* Description of the task *
Among the records below, find the line that has "Pipe capacities (node i -> i+1): [4, 4]"; from there, give the lines again exactly, and stop after the line that has "Production per step: 3".

* Entries shown *
>>>
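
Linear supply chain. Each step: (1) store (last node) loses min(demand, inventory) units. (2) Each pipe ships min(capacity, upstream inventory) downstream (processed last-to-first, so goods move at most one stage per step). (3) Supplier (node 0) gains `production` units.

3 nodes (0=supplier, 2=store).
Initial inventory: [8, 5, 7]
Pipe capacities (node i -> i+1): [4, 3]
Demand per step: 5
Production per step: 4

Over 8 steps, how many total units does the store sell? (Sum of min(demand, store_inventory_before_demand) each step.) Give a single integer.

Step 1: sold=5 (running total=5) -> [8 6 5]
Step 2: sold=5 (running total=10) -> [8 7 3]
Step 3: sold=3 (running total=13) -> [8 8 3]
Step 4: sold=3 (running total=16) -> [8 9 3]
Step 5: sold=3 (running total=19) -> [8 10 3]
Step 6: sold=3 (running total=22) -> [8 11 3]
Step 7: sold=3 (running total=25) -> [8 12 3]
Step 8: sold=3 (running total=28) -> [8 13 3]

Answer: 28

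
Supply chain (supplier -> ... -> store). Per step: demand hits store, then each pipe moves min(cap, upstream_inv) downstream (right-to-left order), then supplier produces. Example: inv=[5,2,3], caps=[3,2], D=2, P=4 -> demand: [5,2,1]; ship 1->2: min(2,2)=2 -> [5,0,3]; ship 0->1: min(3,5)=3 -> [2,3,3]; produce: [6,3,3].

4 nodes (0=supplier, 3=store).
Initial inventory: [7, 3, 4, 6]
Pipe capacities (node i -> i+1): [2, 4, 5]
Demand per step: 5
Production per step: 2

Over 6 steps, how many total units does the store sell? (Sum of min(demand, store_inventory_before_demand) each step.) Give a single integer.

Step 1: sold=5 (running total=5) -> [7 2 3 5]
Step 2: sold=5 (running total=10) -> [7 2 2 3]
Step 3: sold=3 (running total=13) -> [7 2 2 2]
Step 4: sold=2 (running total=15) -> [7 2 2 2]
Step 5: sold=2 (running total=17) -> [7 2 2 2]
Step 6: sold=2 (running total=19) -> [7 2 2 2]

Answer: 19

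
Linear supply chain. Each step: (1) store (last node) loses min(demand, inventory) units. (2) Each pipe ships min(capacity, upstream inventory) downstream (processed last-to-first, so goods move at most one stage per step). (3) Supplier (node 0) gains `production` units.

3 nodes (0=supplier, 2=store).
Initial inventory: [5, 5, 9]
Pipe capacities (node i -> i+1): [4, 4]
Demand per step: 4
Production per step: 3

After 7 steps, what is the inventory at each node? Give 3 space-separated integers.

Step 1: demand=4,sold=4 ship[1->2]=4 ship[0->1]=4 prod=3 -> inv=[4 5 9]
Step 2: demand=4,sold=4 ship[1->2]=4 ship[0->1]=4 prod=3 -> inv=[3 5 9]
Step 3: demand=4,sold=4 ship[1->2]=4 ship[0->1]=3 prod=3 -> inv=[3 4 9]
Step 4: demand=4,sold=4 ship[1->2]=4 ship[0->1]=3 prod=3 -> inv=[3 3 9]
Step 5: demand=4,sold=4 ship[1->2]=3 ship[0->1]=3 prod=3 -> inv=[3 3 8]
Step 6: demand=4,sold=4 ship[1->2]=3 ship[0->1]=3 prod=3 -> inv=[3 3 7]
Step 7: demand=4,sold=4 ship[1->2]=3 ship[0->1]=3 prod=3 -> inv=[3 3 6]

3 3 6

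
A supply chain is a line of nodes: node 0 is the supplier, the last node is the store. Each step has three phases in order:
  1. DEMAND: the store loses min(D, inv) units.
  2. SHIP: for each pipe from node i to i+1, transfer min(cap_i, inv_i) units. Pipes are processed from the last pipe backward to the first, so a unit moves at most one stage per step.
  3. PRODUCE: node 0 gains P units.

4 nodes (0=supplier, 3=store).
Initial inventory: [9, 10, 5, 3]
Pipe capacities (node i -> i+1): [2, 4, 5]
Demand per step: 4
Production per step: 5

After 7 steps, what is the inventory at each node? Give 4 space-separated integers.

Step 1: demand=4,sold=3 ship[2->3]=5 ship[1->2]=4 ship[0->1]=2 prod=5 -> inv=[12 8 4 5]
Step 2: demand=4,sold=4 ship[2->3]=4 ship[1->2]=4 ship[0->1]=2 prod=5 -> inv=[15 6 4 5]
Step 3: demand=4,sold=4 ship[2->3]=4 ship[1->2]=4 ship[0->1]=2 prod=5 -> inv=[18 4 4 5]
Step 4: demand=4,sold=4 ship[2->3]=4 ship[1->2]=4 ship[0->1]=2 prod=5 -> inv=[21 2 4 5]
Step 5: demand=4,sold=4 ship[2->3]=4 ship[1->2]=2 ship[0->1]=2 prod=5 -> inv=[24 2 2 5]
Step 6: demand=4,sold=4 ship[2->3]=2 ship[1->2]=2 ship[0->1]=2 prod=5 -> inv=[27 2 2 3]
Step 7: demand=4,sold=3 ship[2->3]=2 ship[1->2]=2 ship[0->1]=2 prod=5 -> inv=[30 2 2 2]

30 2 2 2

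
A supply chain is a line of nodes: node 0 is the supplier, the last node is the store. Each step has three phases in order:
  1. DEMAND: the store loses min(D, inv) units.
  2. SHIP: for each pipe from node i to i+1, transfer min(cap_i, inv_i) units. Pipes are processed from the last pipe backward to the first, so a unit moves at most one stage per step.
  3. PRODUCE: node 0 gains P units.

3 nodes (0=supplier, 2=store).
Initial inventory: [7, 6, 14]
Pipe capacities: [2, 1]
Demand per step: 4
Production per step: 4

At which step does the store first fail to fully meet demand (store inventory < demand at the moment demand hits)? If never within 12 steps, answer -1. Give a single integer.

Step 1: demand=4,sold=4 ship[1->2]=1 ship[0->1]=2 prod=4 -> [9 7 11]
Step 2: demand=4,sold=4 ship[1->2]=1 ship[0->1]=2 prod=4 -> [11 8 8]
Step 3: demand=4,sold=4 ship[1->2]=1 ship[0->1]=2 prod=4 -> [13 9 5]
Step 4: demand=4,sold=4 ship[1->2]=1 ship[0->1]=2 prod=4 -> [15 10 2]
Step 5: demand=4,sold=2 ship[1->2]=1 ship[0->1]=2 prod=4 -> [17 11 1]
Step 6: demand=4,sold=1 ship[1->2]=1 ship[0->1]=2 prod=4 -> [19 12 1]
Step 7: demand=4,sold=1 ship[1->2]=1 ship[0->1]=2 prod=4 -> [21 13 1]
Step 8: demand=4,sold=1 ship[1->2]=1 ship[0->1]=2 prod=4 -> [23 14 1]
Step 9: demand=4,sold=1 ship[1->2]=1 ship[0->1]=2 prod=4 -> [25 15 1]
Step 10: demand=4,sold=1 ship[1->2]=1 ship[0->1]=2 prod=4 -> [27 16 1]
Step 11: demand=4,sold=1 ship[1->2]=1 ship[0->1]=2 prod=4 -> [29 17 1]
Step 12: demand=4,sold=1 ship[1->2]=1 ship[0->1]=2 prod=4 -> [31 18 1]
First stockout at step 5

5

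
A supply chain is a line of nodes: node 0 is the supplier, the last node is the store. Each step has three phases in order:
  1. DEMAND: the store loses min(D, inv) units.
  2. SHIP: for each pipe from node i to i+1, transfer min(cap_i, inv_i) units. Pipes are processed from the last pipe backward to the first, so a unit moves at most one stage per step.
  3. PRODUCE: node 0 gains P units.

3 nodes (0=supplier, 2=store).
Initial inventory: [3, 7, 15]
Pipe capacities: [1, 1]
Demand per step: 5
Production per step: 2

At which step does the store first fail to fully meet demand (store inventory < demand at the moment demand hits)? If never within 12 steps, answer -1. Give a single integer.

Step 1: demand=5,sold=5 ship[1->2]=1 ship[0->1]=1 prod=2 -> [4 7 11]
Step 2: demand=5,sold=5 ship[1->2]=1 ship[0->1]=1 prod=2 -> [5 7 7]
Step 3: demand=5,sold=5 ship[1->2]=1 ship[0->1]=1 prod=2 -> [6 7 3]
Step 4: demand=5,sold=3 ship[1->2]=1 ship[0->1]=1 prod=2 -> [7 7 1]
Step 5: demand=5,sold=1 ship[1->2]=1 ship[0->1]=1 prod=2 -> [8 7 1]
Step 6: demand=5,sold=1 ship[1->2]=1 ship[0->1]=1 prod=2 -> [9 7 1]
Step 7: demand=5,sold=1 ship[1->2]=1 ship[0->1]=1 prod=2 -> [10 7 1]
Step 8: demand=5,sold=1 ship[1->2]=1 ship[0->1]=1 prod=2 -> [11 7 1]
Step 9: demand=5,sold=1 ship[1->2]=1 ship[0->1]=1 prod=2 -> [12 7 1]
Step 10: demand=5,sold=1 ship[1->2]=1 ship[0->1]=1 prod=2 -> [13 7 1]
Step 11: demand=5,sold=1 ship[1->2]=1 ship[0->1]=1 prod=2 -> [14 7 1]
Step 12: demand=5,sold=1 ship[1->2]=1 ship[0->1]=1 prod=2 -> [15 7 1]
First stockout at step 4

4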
<<<
* Solution to the exercise *
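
Pipe capacities (node i -> i+1): [4, 4]
Demand per step: 4
Production per step: 3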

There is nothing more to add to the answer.